**Brief:** When you reach the entries, transcribe each one exactly.

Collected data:
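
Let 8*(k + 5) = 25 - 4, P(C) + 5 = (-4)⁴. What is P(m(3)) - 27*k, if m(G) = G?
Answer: 2521/8 ≈ 315.13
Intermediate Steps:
P(C) = 251 (P(C) = -5 + (-4)⁴ = -5 + 256 = 251)
k = -19/8 (k = -5 + (25 - 4)/8 = -5 + (⅛)*21 = -5 + 21/8 = -19/8 ≈ -2.3750)
P(m(3)) - 27*k = 251 - 27*(-19/8) = 251 + 513/8 = 2521/8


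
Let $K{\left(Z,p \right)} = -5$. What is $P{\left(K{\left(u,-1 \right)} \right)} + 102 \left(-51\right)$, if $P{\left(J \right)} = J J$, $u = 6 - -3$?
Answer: $-5177$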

**Output below:**
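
Let 8*(k + 5) = 25 - 4, P(C) + 5 = (-4)⁴. What is P(m(3)) - 27*k, if m(G) = G?
Answer: 2521/8 ≈ 315.13
Intermediate Steps:
P(C) = 251 (P(C) = -5 + (-4)⁴ = -5 + 256 = 251)
k = -19/8 (k = -5 + (25 - 4)/8 = -5 + (⅛)*21 = -5 + 21/8 = -19/8 ≈ -2.3750)
P(m(3)) - 27*k = 251 - 27*(-19/8) = 251 + 513/8 = 2521/8


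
Let $K{\left(Z,p \right)} = -5$. What is $P{\left(K{\left(u,-1 \right)} \right)} + 102 \left(-51\right)$, if $P{\left(J \right)} = J J$, $u = 6 - -3$?
Answer: $-5177$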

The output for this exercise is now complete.